TASK TO COMPLETE: Produce a copy of every line in the records that holds the string "empty".

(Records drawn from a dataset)
----

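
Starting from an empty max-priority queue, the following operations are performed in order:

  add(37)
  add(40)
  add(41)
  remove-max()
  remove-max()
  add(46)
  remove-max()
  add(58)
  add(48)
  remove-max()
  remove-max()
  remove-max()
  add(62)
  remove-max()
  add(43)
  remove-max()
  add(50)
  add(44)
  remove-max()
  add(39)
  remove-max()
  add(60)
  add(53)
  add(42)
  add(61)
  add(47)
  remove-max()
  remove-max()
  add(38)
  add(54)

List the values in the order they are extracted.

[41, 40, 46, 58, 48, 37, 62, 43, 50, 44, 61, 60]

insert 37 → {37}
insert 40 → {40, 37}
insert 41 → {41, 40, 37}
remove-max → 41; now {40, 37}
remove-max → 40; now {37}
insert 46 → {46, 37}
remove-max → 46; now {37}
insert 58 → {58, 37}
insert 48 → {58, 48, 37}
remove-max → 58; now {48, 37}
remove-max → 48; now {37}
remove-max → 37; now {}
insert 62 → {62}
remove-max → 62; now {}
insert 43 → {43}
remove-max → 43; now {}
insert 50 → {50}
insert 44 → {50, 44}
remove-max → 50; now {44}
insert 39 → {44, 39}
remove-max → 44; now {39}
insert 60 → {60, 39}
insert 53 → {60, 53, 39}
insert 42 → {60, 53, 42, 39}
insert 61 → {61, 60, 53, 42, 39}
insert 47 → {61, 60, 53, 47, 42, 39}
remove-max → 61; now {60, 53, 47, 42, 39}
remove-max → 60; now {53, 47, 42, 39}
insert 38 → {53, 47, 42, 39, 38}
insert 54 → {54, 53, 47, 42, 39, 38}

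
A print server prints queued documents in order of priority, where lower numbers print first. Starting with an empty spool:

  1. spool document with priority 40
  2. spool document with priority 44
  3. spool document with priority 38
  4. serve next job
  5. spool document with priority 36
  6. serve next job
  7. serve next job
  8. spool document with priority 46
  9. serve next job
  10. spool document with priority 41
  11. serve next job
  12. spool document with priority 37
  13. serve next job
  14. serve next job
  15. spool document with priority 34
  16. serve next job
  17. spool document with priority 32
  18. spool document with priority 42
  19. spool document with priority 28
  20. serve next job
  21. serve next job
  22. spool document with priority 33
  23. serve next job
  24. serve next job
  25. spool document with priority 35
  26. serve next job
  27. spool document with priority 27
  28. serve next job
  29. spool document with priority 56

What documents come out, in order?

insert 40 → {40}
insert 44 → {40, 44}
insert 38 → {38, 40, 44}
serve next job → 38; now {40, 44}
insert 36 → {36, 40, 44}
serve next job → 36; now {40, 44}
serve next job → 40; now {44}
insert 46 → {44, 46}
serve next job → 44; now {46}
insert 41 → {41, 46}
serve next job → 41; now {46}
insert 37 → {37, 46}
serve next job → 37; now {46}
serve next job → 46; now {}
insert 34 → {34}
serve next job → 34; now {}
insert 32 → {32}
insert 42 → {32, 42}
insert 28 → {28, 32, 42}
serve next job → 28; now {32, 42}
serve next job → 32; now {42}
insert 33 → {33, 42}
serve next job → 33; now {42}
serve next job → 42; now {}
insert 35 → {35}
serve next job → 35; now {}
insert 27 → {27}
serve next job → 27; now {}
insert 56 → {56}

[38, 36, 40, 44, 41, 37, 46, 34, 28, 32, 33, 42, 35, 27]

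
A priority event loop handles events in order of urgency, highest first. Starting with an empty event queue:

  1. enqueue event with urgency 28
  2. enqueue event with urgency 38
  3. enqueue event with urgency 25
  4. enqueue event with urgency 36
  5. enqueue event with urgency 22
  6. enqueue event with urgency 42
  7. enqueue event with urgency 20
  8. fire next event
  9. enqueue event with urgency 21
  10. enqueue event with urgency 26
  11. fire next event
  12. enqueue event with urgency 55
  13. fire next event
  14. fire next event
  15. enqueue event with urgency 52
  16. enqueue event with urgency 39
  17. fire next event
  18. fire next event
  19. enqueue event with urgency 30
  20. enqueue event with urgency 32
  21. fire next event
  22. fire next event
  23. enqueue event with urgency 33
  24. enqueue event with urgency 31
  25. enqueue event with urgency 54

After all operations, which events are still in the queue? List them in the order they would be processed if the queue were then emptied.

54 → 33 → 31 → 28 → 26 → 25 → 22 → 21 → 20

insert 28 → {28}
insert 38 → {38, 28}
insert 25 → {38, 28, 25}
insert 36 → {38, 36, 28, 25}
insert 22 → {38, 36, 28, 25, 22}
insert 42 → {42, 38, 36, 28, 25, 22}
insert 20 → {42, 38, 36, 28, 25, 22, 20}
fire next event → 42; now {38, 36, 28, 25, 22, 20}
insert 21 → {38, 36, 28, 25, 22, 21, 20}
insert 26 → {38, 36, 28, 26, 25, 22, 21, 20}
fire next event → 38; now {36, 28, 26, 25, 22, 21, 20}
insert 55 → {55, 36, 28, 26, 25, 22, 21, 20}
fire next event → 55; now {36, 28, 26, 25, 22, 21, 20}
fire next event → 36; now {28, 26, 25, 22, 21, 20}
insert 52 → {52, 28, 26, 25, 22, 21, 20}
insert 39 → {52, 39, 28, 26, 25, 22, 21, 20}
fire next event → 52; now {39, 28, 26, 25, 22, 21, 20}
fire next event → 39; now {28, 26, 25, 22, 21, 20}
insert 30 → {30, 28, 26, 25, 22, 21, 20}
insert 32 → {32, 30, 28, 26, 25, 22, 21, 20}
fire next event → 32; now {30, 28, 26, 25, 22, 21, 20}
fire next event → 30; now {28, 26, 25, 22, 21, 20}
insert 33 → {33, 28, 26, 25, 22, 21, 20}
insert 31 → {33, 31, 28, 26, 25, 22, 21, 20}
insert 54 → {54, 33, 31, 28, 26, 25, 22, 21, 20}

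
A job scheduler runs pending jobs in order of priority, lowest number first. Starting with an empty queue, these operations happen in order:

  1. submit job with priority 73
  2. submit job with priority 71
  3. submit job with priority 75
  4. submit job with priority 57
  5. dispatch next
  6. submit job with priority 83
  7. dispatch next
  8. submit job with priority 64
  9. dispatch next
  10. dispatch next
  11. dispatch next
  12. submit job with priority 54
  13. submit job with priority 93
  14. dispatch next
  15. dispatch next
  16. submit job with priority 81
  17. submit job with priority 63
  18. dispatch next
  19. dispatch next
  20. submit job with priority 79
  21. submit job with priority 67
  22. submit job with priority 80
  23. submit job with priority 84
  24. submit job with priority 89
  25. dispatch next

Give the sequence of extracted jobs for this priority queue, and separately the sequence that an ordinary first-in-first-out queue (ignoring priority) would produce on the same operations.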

----

RESPONSE:
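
Starting from an empty max-priority queue, the following operations are performed in order:
A print server prints queued documents in order of priority, where lower numbers print first. Starting with an empty spool:
A priority event loop handles events in order of urgency, highest first. Starting with an empty event queue:
A job scheduler runs pending jobs in order of priority, lowest number first. Starting with an empty queue, these operations happen in order: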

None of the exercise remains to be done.